Task goal:
From the top of the entries below through the line containing "right by d6.", return every line exactly as written, please, and stop there.

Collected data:
§
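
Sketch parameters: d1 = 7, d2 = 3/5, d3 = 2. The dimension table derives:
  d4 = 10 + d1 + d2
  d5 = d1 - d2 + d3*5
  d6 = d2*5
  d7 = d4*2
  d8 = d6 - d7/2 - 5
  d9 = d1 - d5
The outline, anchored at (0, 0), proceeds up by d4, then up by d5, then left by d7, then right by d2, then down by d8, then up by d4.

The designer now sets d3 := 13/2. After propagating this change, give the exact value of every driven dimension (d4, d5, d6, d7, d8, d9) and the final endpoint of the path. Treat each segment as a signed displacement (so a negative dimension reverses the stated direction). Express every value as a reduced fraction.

d4 = 88/5
d5 = 389/10
d6 = 3
d7 = 176/5
d8 = -98/5
d9 = -319/10
endpoint = (-173/5, 937/10)

Apply edit: d3 := 13/2
  d4 = 10 + d1 + d2 = 88/5
  d5 = d1 - d2 + d3*5 = 389/10
  d6 = d2*5 = 3
  d7 = d4*2 = 176/5
  d8 = d6 - d7/2 - 5 = -98/5
  d9 = d1 - d5 = -319/10
Walk from origin (0, 0):
  seg 1: up by d4 = 88/5 → (0, 88/5)
  seg 2: up by d5 = 389/10 → (0, 113/2)
  seg 3: left by d7 = 176/5 → (-176/5, 113/2)
  seg 4: right by d2 = 3/5 → (-173/5, 113/2)
  seg 5: down by d8 = -98/5 → (-173/5, 761/10)
  seg 6: up by d4 = 88/5 → (-173/5, 937/10)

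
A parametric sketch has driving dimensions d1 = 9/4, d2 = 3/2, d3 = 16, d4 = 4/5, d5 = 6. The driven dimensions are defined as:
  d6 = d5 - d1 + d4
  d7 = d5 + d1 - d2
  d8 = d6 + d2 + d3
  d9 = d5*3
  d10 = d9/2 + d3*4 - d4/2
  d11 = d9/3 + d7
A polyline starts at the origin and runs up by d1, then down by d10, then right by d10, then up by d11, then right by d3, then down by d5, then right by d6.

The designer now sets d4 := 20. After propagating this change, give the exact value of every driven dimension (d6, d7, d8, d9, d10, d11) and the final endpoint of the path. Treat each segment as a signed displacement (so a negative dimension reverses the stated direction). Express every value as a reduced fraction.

Apply edit: d4 := 20
  d6 = d5 - d1 + d4 = 95/4
  d7 = d5 + d1 - d2 = 27/4
  d8 = d6 + d2 + d3 = 165/4
  d9 = d5*3 = 18
  d10 = d9/2 + d3*4 - d4/2 = 63
  d11 = d9/3 + d7 = 51/4
Walk from origin (0, 0):
  seg 1: up by d1 = 9/4 → (0, 9/4)
  seg 2: down by d10 = 63 → (0, -243/4)
  seg 3: right by d10 = 63 → (63, -243/4)
  seg 4: up by d11 = 51/4 → (63, -48)
  seg 5: right by d3 = 16 → (79, -48)
  seg 6: down by d5 = 6 → (79, -54)
  seg 7: right by d6 = 95/4 → (411/4, -54)

d6 = 95/4
d7 = 27/4
d8 = 165/4
d9 = 18
d10 = 63
d11 = 51/4
endpoint = (411/4, -54)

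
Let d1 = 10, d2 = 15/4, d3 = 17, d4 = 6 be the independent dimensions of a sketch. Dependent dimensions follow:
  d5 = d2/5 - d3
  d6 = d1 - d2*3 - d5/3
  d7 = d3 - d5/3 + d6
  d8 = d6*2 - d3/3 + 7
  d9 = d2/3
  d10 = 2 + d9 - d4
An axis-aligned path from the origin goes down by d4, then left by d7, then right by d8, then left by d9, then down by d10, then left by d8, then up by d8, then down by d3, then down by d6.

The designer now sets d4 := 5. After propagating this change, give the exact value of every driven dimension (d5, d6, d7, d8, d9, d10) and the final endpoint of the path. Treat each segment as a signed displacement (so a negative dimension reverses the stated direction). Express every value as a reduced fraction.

d5 = -65/4
d6 = 25/6
d7 = 319/12
d8 = 29/3
d9 = 5/4
d10 = -7/4
endpoint = (-167/6, -59/4)

Apply edit: d4 := 5
  d5 = d2/5 - d3 = -65/4
  d6 = d1 - d2*3 - d5/3 = 25/6
  d7 = d3 - d5/3 + d6 = 319/12
  d8 = d6*2 - d3/3 + 7 = 29/3
  d9 = d2/3 = 5/4
  d10 = 2 + d9 - d4 = -7/4
Walk from origin (0, 0):
  seg 1: down by d4 = 5 → (0, -5)
  seg 2: left by d7 = 319/12 → (-319/12, -5)
  seg 3: right by d8 = 29/3 → (-203/12, -5)
  seg 4: left by d9 = 5/4 → (-109/6, -5)
  seg 5: down by d10 = -7/4 → (-109/6, -13/4)
  seg 6: left by d8 = 29/3 → (-167/6, -13/4)
  seg 7: up by d8 = 29/3 → (-167/6, 77/12)
  seg 8: down by d3 = 17 → (-167/6, -127/12)
  seg 9: down by d6 = 25/6 → (-167/6, -59/4)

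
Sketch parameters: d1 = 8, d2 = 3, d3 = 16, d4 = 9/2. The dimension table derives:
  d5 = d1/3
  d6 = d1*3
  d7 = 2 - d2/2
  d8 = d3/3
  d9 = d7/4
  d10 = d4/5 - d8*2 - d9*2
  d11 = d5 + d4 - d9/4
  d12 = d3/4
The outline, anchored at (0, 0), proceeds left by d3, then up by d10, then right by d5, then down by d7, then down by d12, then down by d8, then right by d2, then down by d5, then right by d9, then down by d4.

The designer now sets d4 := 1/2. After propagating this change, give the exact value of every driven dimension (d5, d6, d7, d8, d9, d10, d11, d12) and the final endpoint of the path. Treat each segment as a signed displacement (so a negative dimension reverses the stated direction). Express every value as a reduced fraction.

Apply edit: d4 := 1/2
  d5 = d1/3 = 8/3
  d6 = d1*3 = 24
  d7 = 2 - d2/2 = 1/2
  d8 = d3/3 = 16/3
  d9 = d7/4 = 1/8
  d10 = d4/5 - d8*2 - d9*2 = -649/60
  d11 = d5 + d4 - d9/4 = 301/96
  d12 = d3/4 = 4
Walk from origin (0, 0):
  seg 1: left by d3 = 16 → (-16, 0)
  seg 2: up by d10 = -649/60 → (-16, -649/60)
  seg 3: right by d5 = 8/3 → (-40/3, -649/60)
  seg 4: down by d7 = 1/2 → (-40/3, -679/60)
  seg 5: down by d12 = 4 → (-40/3, -919/60)
  seg 6: down by d8 = 16/3 → (-40/3, -413/20)
  seg 7: right by d2 = 3 → (-31/3, -413/20)
  seg 8: down by d5 = 8/3 → (-31/3, -1399/60)
  seg 9: right by d9 = 1/8 → (-245/24, -1399/60)
  seg 10: down by d4 = 1/2 → (-245/24, -1429/60)

d5 = 8/3
d6 = 24
d7 = 1/2
d8 = 16/3
d9 = 1/8
d10 = -649/60
d11 = 301/96
d12 = 4
endpoint = (-245/24, -1429/60)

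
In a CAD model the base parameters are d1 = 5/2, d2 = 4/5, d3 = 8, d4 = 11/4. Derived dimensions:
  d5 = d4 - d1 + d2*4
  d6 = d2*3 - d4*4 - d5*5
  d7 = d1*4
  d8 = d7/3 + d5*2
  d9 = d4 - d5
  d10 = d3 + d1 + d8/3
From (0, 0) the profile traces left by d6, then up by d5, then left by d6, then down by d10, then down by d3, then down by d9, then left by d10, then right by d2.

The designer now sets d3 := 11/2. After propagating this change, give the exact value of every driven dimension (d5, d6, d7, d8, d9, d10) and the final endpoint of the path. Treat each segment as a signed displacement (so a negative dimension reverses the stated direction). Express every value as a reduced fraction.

Apply edit: d3 := 11/2
  d5 = d4 - d1 + d2*4 = 69/20
  d6 = d2*3 - d4*4 - d5*5 = -517/20
  d7 = d1*4 = 10
  d8 = d7/3 + d5*2 = 307/30
  d9 = d4 - d5 = -7/10
  d10 = d3 + d1 + d8/3 = 1027/90
Walk from origin (0, 0):
  seg 1: left by d6 = -517/20 → (517/20, 0)
  seg 2: up by d5 = 69/20 → (517/20, 69/20)
  seg 3: left by d6 = -517/20 → (517/10, 69/20)
  seg 4: down by d10 = 1027/90 → (517/10, -1433/180)
  seg 5: down by d3 = 11/2 → (517/10, -2423/180)
  seg 6: down by d9 = -7/10 → (517/10, -2297/180)
  seg 7: left by d10 = 1027/90 → (1813/45, -2297/180)
  seg 8: right by d2 = 4/5 → (1849/45, -2297/180)

d5 = 69/20
d6 = -517/20
d7 = 10
d8 = 307/30
d9 = -7/10
d10 = 1027/90
endpoint = (1849/45, -2297/180)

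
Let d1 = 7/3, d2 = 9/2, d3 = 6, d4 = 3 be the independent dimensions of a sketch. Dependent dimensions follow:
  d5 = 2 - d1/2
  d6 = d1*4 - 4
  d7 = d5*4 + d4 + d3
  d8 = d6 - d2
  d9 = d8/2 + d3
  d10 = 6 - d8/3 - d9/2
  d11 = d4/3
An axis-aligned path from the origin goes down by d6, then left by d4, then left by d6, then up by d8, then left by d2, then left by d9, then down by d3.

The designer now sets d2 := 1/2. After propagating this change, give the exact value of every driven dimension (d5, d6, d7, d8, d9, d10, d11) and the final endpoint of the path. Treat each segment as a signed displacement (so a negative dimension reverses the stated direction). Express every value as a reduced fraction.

Apply edit: d2 := 1/2
  d5 = 2 - d1/2 = 5/6
  d6 = d1*4 - 4 = 16/3
  d7 = d5*4 + d4 + d3 = 37/3
  d8 = d6 - d2 = 29/6
  d9 = d8/2 + d3 = 101/12
  d10 = 6 - d8/3 - d9/2 = 13/72
  d11 = d4/3 = 1
Walk from origin (0, 0):
  seg 1: down by d6 = 16/3 → (0, -16/3)
  seg 2: left by d4 = 3 → (-3, -16/3)
  seg 3: left by d6 = 16/3 → (-25/3, -16/3)
  seg 4: up by d8 = 29/6 → (-25/3, -1/2)
  seg 5: left by d2 = 1/2 → (-53/6, -1/2)
  seg 6: left by d9 = 101/12 → (-69/4, -1/2)
  seg 7: down by d3 = 6 → (-69/4, -13/2)

d5 = 5/6
d6 = 16/3
d7 = 37/3
d8 = 29/6
d9 = 101/12
d10 = 13/72
d11 = 1
endpoint = (-69/4, -13/2)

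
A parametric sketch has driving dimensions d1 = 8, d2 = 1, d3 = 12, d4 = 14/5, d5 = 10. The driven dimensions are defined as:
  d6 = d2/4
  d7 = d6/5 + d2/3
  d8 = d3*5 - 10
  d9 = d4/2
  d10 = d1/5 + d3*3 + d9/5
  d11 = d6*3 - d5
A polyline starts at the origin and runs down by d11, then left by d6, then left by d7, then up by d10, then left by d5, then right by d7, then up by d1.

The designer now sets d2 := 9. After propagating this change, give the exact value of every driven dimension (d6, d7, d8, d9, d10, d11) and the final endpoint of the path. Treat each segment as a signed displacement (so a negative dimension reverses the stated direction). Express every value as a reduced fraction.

d6 = 9/4
d7 = 69/20
d8 = 50
d9 = 7/5
d10 = 947/25
d11 = -13/4
endpoint = (-49/4, 4913/100)

Apply edit: d2 := 9
  d6 = d2/4 = 9/4
  d7 = d6/5 + d2/3 = 69/20
  d8 = d3*5 - 10 = 50
  d9 = d4/2 = 7/5
  d10 = d1/5 + d3*3 + d9/5 = 947/25
  d11 = d6*3 - d5 = -13/4
Walk from origin (0, 0):
  seg 1: down by d11 = -13/4 → (0, 13/4)
  seg 2: left by d6 = 9/4 → (-9/4, 13/4)
  seg 3: left by d7 = 69/20 → (-57/10, 13/4)
  seg 4: up by d10 = 947/25 → (-57/10, 4113/100)
  seg 5: left by d5 = 10 → (-157/10, 4113/100)
  seg 6: right by d7 = 69/20 → (-49/4, 4113/100)
  seg 7: up by d1 = 8 → (-49/4, 4913/100)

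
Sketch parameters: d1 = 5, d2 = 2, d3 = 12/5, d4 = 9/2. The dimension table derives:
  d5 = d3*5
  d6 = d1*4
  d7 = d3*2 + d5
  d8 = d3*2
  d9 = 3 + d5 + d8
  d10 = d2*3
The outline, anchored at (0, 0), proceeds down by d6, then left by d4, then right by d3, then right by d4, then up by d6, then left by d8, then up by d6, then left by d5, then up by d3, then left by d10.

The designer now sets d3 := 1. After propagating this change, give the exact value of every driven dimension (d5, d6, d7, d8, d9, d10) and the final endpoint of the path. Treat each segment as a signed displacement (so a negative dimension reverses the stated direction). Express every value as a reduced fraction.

Apply edit: d3 := 1
  d5 = d3*5 = 5
  d6 = d1*4 = 20
  d7 = d3*2 + d5 = 7
  d8 = d3*2 = 2
  d9 = 3 + d5 + d8 = 10
  d10 = d2*3 = 6
Walk from origin (0, 0):
  seg 1: down by d6 = 20 → (0, -20)
  seg 2: left by d4 = 9/2 → (-9/2, -20)
  seg 3: right by d3 = 1 → (-7/2, -20)
  seg 4: right by d4 = 9/2 → (1, -20)
  seg 5: up by d6 = 20 → (1, 0)
  seg 6: left by d8 = 2 → (-1, 0)
  seg 7: up by d6 = 20 → (-1, 20)
  seg 8: left by d5 = 5 → (-6, 20)
  seg 9: up by d3 = 1 → (-6, 21)
  seg 10: left by d10 = 6 → (-12, 21)

d5 = 5
d6 = 20
d7 = 7
d8 = 2
d9 = 10
d10 = 6
endpoint = (-12, 21)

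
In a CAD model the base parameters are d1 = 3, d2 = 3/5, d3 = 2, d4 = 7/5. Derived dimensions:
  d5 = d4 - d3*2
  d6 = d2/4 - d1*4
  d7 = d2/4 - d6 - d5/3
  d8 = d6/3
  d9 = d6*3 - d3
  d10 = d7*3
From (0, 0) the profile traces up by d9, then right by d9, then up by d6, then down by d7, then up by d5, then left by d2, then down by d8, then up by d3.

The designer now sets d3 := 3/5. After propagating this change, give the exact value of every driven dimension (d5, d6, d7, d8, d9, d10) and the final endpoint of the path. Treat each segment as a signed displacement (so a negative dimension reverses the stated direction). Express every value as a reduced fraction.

d5 = 1/5
d6 = -237/20
d7 = 179/15
d8 = -79/20
d9 = -723/20
d10 = 179/5
endpoint = (-147/4, -3311/60)

Apply edit: d3 := 3/5
  d5 = d4 - d3*2 = 1/5
  d6 = d2/4 - d1*4 = -237/20
  d7 = d2/4 - d6 - d5/3 = 179/15
  d8 = d6/3 = -79/20
  d9 = d6*3 - d3 = -723/20
  d10 = d7*3 = 179/5
Walk from origin (0, 0):
  seg 1: up by d9 = -723/20 → (0, -723/20)
  seg 2: right by d9 = -723/20 → (-723/20, -723/20)
  seg 3: up by d6 = -237/20 → (-723/20, -48)
  seg 4: down by d7 = 179/15 → (-723/20, -899/15)
  seg 5: up by d5 = 1/5 → (-723/20, -896/15)
  seg 6: left by d2 = 3/5 → (-147/4, -896/15)
  seg 7: down by d8 = -79/20 → (-147/4, -3347/60)
  seg 8: up by d3 = 3/5 → (-147/4, -3311/60)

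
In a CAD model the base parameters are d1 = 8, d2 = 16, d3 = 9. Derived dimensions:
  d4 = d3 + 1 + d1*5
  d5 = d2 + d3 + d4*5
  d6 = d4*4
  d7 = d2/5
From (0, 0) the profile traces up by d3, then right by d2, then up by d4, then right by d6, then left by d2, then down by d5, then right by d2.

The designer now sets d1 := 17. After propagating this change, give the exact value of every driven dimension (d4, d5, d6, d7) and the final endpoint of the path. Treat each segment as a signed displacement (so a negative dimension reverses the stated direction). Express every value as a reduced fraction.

d4 = 95
d5 = 500
d6 = 380
d7 = 16/5
endpoint = (396, -396)

Apply edit: d1 := 17
  d4 = d3 + 1 + d1*5 = 95
  d5 = d2 + d3 + d4*5 = 500
  d6 = d4*4 = 380
  d7 = d2/5 = 16/5
Walk from origin (0, 0):
  seg 1: up by d3 = 9 → (0, 9)
  seg 2: right by d2 = 16 → (16, 9)
  seg 3: up by d4 = 95 → (16, 104)
  seg 4: right by d6 = 380 → (396, 104)
  seg 5: left by d2 = 16 → (380, 104)
  seg 6: down by d5 = 500 → (380, -396)
  seg 7: right by d2 = 16 → (396, -396)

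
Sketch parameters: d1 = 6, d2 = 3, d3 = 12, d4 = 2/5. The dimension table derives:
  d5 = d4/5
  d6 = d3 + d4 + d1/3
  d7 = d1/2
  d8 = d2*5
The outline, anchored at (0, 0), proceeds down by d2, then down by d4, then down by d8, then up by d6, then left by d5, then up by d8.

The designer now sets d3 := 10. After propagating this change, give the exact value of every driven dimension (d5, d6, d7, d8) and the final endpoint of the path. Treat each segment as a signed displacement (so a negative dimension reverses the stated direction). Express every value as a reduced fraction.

d5 = 2/25
d6 = 62/5
d7 = 3
d8 = 15
endpoint = (-2/25, 9)

Apply edit: d3 := 10
  d5 = d4/5 = 2/25
  d6 = d3 + d4 + d1/3 = 62/5
  d7 = d1/2 = 3
  d8 = d2*5 = 15
Walk from origin (0, 0):
  seg 1: down by d2 = 3 → (0, -3)
  seg 2: down by d4 = 2/5 → (0, -17/5)
  seg 3: down by d8 = 15 → (0, -92/5)
  seg 4: up by d6 = 62/5 → (0, -6)
  seg 5: left by d5 = 2/25 → (-2/25, -6)
  seg 6: up by d8 = 15 → (-2/25, 9)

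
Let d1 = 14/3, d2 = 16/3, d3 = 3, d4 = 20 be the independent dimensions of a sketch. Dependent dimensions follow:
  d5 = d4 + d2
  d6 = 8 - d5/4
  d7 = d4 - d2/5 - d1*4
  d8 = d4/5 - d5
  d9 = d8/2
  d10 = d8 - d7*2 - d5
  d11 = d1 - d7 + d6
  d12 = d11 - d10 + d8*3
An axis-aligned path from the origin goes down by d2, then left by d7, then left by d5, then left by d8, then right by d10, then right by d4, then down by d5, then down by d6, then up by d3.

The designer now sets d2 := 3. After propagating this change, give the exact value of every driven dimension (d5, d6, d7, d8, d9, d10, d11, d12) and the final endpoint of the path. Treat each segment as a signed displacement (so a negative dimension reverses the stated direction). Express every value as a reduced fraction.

Apply edit: d2 := 3
  d5 = d4 + d2 = 23
  d6 = 8 - d5/4 = 9/4
  d7 = d4 - d2/5 - d1*4 = 11/15
  d8 = d4/5 - d5 = -19
  d9 = d8/2 = -19/2
  d10 = d8 - d7*2 - d5 = -652/15
  d11 = d1 - d7 + d6 = 371/60
  d12 = d11 - d10 + d8*3 = -147/20
Walk from origin (0, 0):
  seg 1: down by d2 = 3 → (0, -3)
  seg 2: left by d7 = 11/15 → (-11/15, -3)
  seg 3: left by d5 = 23 → (-356/15, -3)
  seg 4: left by d8 = -19 → (-71/15, -3)
  seg 5: right by d10 = -652/15 → (-241/5, -3)
  seg 6: right by d4 = 20 → (-141/5, -3)
  seg 7: down by d5 = 23 → (-141/5, -26)
  seg 8: down by d6 = 9/4 → (-141/5, -113/4)
  seg 9: up by d3 = 3 → (-141/5, -101/4)

d5 = 23
d6 = 9/4
d7 = 11/15
d8 = -19
d9 = -19/2
d10 = -652/15
d11 = 371/60
d12 = -147/20
endpoint = (-141/5, -101/4)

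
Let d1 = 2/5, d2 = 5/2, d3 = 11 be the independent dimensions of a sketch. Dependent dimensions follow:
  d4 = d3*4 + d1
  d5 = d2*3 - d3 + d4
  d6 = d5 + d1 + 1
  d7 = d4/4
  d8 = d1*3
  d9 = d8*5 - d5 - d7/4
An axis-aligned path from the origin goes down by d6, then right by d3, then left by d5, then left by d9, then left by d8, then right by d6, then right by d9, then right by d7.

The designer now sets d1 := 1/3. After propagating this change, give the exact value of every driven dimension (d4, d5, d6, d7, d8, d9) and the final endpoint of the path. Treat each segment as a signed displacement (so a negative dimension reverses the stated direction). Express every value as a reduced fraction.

d4 = 133/3
d5 = 245/6
d6 = 253/6
d7 = 133/12
d8 = 1
d9 = -1853/48
endpoint = (269/12, -253/6)

Apply edit: d1 := 1/3
  d4 = d3*4 + d1 = 133/3
  d5 = d2*3 - d3 + d4 = 245/6
  d6 = d5 + d1 + 1 = 253/6
  d7 = d4/4 = 133/12
  d8 = d1*3 = 1
  d9 = d8*5 - d5 - d7/4 = -1853/48
Walk from origin (0, 0):
  seg 1: down by d6 = 253/6 → (0, -253/6)
  seg 2: right by d3 = 11 → (11, -253/6)
  seg 3: left by d5 = 245/6 → (-179/6, -253/6)
  seg 4: left by d9 = -1853/48 → (421/48, -253/6)
  seg 5: left by d8 = 1 → (373/48, -253/6)
  seg 6: right by d6 = 253/6 → (799/16, -253/6)
  seg 7: right by d9 = -1853/48 → (34/3, -253/6)
  seg 8: right by d7 = 133/12 → (269/12, -253/6)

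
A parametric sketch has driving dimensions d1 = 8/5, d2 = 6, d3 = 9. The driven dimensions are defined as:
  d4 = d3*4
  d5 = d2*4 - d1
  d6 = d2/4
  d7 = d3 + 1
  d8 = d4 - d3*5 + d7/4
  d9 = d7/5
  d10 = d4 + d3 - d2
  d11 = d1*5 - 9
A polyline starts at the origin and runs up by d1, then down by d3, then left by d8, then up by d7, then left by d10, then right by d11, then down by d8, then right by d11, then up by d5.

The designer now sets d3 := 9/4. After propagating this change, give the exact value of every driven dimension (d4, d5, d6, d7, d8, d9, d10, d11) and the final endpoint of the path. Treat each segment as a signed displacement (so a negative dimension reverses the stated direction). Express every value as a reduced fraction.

d4 = 9
d5 = 112/5
d6 = 3/2
d7 = 13/4
d8 = -23/16
d9 = 13/20
d10 = 21/4
d11 = -1
endpoint = (-93/16, 423/16)

Apply edit: d3 := 9/4
  d4 = d3*4 = 9
  d5 = d2*4 - d1 = 112/5
  d6 = d2/4 = 3/2
  d7 = d3 + 1 = 13/4
  d8 = d4 - d3*5 + d7/4 = -23/16
  d9 = d7/5 = 13/20
  d10 = d4 + d3 - d2 = 21/4
  d11 = d1*5 - 9 = -1
Walk from origin (0, 0):
  seg 1: up by d1 = 8/5 → (0, 8/5)
  seg 2: down by d3 = 9/4 → (0, -13/20)
  seg 3: left by d8 = -23/16 → (23/16, -13/20)
  seg 4: up by d7 = 13/4 → (23/16, 13/5)
  seg 5: left by d10 = 21/4 → (-61/16, 13/5)
  seg 6: right by d11 = -1 → (-77/16, 13/5)
  seg 7: down by d8 = -23/16 → (-77/16, 323/80)
  seg 8: right by d11 = -1 → (-93/16, 323/80)
  seg 9: up by d5 = 112/5 → (-93/16, 423/16)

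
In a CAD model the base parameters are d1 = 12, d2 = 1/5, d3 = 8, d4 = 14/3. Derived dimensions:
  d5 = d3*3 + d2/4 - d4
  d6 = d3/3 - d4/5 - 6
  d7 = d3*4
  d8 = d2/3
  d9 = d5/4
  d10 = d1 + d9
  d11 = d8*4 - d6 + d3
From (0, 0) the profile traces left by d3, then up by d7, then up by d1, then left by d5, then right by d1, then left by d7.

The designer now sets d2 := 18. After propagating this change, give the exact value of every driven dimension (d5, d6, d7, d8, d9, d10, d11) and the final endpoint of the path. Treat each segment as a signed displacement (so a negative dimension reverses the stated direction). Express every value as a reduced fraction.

Apply edit: d2 := 18
  d5 = d3*3 + d2/4 - d4 = 143/6
  d6 = d3/3 - d4/5 - 6 = -64/15
  d7 = d3*4 = 32
  d8 = d2/3 = 6
  d9 = d5/4 = 143/24
  d10 = d1 + d9 = 431/24
  d11 = d8*4 - d6 + d3 = 544/15
Walk from origin (0, 0):
  seg 1: left by d3 = 8 → (-8, 0)
  seg 2: up by d7 = 32 → (-8, 32)
  seg 3: up by d1 = 12 → (-8, 44)
  seg 4: left by d5 = 143/6 → (-191/6, 44)
  seg 5: right by d1 = 12 → (-119/6, 44)
  seg 6: left by d7 = 32 → (-311/6, 44)

d5 = 143/6
d6 = -64/15
d7 = 32
d8 = 6
d9 = 143/24
d10 = 431/24
d11 = 544/15
endpoint = (-311/6, 44)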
§
Output below:
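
Sketch parameters: d1 = 7, d2 = 3/5, d3 = 2. The dimension table derives:
  d4 = 10 + d1 + d2
  d5 = d1 - d2 + d3*5
  d6 = d2*5
  d7 = d4*2
  d8 = d6 - d7/2 - 5
  d9 = d1 - d5
The outline, anchored at (0, 0), proceeds up by d4, then up by d5, then left by d7, then right by d2, then down by d8, then up by d4.

The designer now sets d3 := 13/2. After propagating this change, give the exact value of every driven dimension (d4, d5, d6, d7, d8, d9) and the final endpoint of the path. Treat each segment as a signed displacement (so a negative dimension reverses the stated direction). Express every value as a reduced fraction.

d4 = 88/5
d5 = 389/10
d6 = 3
d7 = 176/5
d8 = -98/5
d9 = -319/10
endpoint = (-173/5, 937/10)

Apply edit: d3 := 13/2
  d4 = 10 + d1 + d2 = 88/5
  d5 = d1 - d2 + d3*5 = 389/10
  d6 = d2*5 = 3
  d7 = d4*2 = 176/5
  d8 = d6 - d7/2 - 5 = -98/5
  d9 = d1 - d5 = -319/10
Walk from origin (0, 0):
  seg 1: up by d4 = 88/5 → (0, 88/5)
  seg 2: up by d5 = 389/10 → (0, 113/2)
  seg 3: left by d7 = 176/5 → (-176/5, 113/2)
  seg 4: right by d2 = 3/5 → (-173/5, 113/2)
  seg 5: down by d8 = -98/5 → (-173/5, 761/10)
  seg 6: up by d4 = 88/5 → (-173/5, 937/10)

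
A parametric sketch has driving dimensions d1 = 9/4, d2 = 3/2, d3 = 16, d4 = 4/5, d5 = 6. The driven dimensions are defined as:
  d6 = d5 - d1 + d4
  d7 = d5 + d1 - d2
  d8 = d6 + d2 + d3
  d9 = d5*3
  d10 = d9/2 + d3*4 - d4/2
  d11 = d9/3 + d7
A polyline starts at the origin and runs up by d1, then down by d10, then right by d10, then up by d11, then right by d3, then down by d5, then right by d6.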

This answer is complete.